● GOAL OF THE EXERCISE
Starting at the first line of the records below, transcribe each line exactly, ending with the line that contains "C -[hash]-> D".

● EXTRACTED MATERIAL
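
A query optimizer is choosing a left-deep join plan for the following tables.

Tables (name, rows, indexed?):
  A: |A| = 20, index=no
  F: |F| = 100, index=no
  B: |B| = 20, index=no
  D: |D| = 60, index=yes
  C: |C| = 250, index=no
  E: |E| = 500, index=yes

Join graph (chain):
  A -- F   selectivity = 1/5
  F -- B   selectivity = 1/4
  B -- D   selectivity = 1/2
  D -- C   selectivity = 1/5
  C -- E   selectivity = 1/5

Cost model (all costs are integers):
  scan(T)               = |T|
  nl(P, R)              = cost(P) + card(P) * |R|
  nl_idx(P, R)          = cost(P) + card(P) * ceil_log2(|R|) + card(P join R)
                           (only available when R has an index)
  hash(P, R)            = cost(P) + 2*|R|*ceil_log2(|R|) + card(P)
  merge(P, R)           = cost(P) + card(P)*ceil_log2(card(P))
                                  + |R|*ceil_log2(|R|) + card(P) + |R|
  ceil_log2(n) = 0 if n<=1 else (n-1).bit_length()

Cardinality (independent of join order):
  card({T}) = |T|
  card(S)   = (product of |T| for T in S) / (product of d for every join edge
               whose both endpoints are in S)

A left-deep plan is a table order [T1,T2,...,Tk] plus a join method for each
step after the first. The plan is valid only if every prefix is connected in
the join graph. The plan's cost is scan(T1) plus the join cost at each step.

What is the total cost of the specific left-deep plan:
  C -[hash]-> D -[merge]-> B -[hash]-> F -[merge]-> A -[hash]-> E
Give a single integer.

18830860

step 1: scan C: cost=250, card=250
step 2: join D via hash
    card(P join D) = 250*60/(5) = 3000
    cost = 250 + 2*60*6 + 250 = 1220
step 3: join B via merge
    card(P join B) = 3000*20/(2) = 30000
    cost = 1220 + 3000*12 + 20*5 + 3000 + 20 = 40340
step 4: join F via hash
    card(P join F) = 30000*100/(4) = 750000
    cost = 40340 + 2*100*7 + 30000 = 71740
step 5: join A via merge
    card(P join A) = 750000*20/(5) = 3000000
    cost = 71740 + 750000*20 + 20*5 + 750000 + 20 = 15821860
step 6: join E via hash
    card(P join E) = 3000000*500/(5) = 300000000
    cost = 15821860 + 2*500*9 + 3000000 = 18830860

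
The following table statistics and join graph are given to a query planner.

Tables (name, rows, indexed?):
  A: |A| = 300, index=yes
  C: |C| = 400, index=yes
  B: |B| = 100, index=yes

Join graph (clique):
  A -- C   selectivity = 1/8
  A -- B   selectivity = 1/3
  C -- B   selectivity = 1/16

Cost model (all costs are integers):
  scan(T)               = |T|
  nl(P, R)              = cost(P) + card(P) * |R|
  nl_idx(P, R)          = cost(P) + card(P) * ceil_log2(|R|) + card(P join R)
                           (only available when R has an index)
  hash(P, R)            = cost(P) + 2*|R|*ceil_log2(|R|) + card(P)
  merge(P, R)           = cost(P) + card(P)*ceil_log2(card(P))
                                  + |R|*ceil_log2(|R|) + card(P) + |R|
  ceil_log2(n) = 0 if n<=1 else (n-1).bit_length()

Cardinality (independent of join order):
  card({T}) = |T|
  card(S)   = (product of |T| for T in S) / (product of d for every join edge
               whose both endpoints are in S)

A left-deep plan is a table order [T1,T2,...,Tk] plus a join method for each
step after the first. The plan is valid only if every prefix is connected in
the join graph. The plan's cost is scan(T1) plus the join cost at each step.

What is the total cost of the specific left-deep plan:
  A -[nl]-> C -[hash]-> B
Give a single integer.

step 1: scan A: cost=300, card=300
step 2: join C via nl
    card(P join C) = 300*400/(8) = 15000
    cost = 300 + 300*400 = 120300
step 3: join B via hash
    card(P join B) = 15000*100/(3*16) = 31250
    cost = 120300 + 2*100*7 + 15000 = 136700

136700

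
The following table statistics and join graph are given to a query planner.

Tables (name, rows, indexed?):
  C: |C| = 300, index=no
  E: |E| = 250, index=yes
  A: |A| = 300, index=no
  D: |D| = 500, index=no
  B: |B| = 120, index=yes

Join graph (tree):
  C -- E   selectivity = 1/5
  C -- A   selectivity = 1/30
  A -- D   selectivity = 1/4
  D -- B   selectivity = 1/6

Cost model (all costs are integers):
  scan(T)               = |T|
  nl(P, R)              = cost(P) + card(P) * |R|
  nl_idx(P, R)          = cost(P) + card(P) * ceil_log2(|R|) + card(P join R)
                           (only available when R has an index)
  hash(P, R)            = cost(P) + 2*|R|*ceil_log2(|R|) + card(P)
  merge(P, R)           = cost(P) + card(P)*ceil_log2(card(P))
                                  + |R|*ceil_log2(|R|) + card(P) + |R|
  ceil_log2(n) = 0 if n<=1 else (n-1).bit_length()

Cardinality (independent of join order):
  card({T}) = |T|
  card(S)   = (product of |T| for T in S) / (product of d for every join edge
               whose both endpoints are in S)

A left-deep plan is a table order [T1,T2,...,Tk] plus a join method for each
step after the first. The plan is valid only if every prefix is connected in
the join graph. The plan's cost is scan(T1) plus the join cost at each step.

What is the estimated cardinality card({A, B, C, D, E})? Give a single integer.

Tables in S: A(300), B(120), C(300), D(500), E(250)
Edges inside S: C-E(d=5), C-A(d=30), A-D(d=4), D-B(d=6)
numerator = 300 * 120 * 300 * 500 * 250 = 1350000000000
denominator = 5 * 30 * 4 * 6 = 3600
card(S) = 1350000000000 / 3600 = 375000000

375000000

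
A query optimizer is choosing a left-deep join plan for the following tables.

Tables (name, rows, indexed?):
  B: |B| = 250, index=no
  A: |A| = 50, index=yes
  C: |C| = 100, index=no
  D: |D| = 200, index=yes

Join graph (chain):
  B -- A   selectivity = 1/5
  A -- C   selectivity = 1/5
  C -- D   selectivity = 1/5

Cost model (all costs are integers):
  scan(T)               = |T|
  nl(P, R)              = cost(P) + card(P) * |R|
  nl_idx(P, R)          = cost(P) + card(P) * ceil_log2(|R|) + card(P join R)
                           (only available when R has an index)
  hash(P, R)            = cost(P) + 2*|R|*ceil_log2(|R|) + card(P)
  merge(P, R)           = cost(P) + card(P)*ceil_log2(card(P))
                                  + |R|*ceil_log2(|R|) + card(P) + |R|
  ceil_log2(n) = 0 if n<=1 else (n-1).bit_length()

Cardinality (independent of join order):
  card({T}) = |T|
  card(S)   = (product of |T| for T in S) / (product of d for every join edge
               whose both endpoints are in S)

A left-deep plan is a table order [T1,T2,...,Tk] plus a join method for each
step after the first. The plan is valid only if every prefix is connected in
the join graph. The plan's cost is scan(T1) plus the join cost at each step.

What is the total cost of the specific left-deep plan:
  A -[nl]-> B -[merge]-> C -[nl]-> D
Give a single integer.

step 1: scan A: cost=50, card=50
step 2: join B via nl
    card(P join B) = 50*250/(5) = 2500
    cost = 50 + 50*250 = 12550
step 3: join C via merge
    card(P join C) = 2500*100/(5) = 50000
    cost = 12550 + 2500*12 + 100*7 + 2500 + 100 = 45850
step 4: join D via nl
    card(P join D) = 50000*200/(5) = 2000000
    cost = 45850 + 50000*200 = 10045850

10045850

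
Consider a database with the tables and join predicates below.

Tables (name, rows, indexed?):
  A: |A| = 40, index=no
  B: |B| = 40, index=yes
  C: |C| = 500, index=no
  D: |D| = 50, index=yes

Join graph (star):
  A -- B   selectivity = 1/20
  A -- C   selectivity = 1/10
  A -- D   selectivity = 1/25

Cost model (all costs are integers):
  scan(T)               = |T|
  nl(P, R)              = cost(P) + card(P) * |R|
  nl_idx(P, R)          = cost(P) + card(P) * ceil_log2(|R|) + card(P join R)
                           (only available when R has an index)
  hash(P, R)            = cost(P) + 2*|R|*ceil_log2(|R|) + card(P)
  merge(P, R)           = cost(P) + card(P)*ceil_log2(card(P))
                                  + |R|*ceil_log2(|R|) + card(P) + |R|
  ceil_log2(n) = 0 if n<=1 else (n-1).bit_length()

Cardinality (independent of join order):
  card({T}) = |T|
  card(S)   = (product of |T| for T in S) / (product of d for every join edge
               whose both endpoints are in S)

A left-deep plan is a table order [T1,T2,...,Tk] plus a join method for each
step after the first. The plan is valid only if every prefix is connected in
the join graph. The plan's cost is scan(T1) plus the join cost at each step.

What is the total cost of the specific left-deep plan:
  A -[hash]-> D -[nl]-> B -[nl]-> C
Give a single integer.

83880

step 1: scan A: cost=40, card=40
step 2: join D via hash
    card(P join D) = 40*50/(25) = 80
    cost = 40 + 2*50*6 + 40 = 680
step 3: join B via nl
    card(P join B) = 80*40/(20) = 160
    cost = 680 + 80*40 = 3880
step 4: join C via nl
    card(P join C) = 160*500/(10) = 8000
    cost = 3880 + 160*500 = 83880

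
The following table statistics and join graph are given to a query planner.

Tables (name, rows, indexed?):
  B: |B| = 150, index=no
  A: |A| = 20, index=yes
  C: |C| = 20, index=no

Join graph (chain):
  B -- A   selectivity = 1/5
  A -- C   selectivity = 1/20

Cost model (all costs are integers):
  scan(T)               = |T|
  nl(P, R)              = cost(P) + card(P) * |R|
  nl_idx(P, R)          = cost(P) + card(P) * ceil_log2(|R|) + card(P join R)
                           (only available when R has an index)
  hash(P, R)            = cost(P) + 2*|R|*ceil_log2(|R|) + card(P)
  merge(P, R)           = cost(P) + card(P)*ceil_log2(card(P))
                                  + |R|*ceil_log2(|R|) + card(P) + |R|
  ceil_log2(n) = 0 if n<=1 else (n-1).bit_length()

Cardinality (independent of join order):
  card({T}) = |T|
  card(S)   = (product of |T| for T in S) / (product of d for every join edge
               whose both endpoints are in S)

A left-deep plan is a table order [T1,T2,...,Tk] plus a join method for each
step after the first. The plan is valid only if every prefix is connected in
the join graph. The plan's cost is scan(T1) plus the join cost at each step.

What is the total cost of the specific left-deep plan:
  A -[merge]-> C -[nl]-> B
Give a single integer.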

● EXERCISE OUTPUT
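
A query optimizer is choosing a left-deep join plan for the following tables.

Tables (name, rows, indexed?):
  A: |A| = 20, index=no
  F: |F| = 100, index=no
  B: |B| = 20, index=no
  D: |D| = 60, index=yes
  C: |C| = 250, index=no
  E: |E| = 500, index=yes

Join graph (chain):
  A -- F   selectivity = 1/5
  F -- B   selectivity = 1/4
  B -- D   selectivity = 1/2
  D -- C   selectivity = 1/5
  C -- E   selectivity = 1/5

Cost model (all costs are integers):
  scan(T)               = |T|
  nl(P, R)              = cost(P) + card(P) * |R|
  nl_idx(P, R)          = cost(P) + card(P) * ceil_log2(|R|) + card(P join R)
                           (only available when R has an index)
  hash(P, R)            = cost(P) + 2*|R|*ceil_log2(|R|) + card(P)
  merge(P, R)           = cost(P) + card(P)*ceil_log2(card(P))
                                  + |R|*ceil_log2(|R|) + card(P) + |R|
  ceil_log2(n) = 0 if n<=1 else (n-1).bit_length()

Cardinality (independent of join order):
  card({T}) = |T|
  card(S)   = (product of |T| for T in S) / (product of d for every join edge
               whose both endpoints are in S)

A left-deep plan is a table order [T1,T2,...,Tk] plus a join method for each
step after the first. The plan is valid only if every prefix is connected in
the join graph. The plan's cost is scan(T1) plus the join cost at each step.

What is the total cost of the specific left-deep plan:
  C -[hash]-> D -[merge]-> B -[hash]-> F -[merge]-> A -[hash]-> E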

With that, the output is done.